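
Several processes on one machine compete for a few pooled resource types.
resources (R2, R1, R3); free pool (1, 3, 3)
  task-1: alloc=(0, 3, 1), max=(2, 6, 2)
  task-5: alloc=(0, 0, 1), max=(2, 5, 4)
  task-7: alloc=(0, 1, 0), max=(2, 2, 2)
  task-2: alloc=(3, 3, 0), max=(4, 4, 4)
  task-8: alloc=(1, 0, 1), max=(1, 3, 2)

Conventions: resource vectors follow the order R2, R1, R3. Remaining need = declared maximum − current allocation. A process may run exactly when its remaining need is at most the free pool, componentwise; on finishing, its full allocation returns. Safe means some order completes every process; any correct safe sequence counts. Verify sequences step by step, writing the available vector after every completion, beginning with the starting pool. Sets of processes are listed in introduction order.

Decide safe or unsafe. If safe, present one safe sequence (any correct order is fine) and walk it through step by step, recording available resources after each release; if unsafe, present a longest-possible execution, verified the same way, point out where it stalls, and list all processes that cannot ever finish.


SAFE — a valid safe sequence is task-8, task-2, task-1, task-7, task-5.
Key observation: at task-8 the run first touches a limit — (0, 3, 1) against (1, 3, 3), exact on a resource it actually requests.
Verifying each step:
  pool = (1, 3, 3)
  run task-8 (needs (0, 3, 1), free (1, 3, 3)); after release of (1, 0, 1) the pool is (2, 3, 4)
  run task-2 (needs (1, 1, 4), free (2, 3, 4)); after release of (3, 3, 0) the pool is (5, 6, 4)
  run task-1 (needs (2, 3, 1), free (5, 6, 4)); after release of (0, 3, 1) the pool is (5, 9, 5)
  run task-7 (needs (2, 1, 2), free (5, 9, 5)); after release of (0, 1, 0) the pool is (5, 10, 5)
  run task-5 (needs (2, 5, 3), free (5, 10, 5)); after release of (0, 0, 1) the pool is (5, 10, 6)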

__REQUIRED ACTION__.
Output the whole of the material above, exactly.

__SOLUTION__.
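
Several processes on one machine compete for a few pooled resource types.
resources (R2, R1, R3); free pool (1, 3, 3)
  task-1: alloc=(0, 3, 1), max=(2, 6, 2)
  task-5: alloc=(0, 0, 1), max=(2, 5, 4)
  task-7: alloc=(0, 1, 0), max=(2, 2, 2)
  task-2: alloc=(3, 3, 0), max=(4, 4, 4)
  task-8: alloc=(1, 0, 1), max=(1, 3, 2)

Conventions: resource vectors follow the order R2, R1, R3. Remaining need = declared maximum − current allocation. A process may run exactly when its remaining need is at most the free pool, componentwise; on finishing, its full allocation returns. Safe means some order completes every process; any correct safe sequence counts. Verify sequences step by step, writing the available vector after every completion, beginning with the starting pool. Sets of processes are listed in introduction order.

Decide safe or unsafe. If safe, present one safe sequence (any correct order is fine) and walk it through step by step, recording available resources after each release; if unsafe, present a longest-possible execution, verified the same way, point out where it stalls, and list all processes that cannot ever finish.


SAFE — a valid safe sequence is task-8, task-2, task-1, task-7, task-5.
Key observation: at task-8 the run first touches a limit — (0, 3, 1) against (1, 3, 3), exact on a resource it actually requests.
Verifying each step:
  pool = (1, 3, 3)
  run task-8 (needs (0, 3, 1), free (1, 3, 3)); after release of (1, 0, 1) the pool is (2, 3, 4)
  run task-2 (needs (1, 1, 4), free (2, 3, 4)); after release of (3, 3, 0) the pool is (5, 6, 4)
  run task-1 (needs (2, 3, 1), free (5, 6, 4)); after release of (0, 3, 1) the pool is (5, 9, 5)
  run task-7 (needs (2, 1, 2), free (5, 9, 5)); after release of (0, 1, 0) the pool is (5, 10, 5)
  run task-5 (needs (2, 5, 3), free (5, 10, 5)); after release of (0, 0, 1) the pool is (5, 10, 6)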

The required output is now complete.